### ASSIGNMENT
Here is a listing. Reproduce it exactly.
*** Opening DATA ***
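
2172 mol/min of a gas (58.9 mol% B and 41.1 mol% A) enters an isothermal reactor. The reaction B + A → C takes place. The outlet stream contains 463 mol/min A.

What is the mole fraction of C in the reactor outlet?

0.247

For A: n = n₀ − 1ξ → 463 = 892.7 − 1ξ, giving ξ = 429.7 mol/min.
Outlet amounts (n = n₀ + ν ξ):
  B: 1279 − 1(429.7) = 849.6
  A: 892.7 − 1(429.7) = 463
  C: 0 + 1(429.7) = 429.7
Total out = 1742 mol/min; y_C = 429.7 / 1742 = 0.2466.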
*** Closing DATA ***
### EXERCISE SOLUTION
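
2172 mol/min of a gas (58.9 mol% B and 41.1 mol% A) enters an isothermal reactor. The reaction B + A → C takes place. The outlet stream contains 463 mol/min A.

What is the mole fraction of C in the reactor outlet?

0.247

For A: n = n₀ − 1ξ → 463 = 892.7 − 1ξ, giving ξ = 429.7 mol/min.
Outlet amounts (n = n₀ + ν ξ):
  B: 1279 − 1(429.7) = 849.6
  A: 892.7 − 1(429.7) = 463
  C: 0 + 1(429.7) = 429.7
Total out = 1742 mol/min; y_C = 429.7 / 1742 = 0.2466.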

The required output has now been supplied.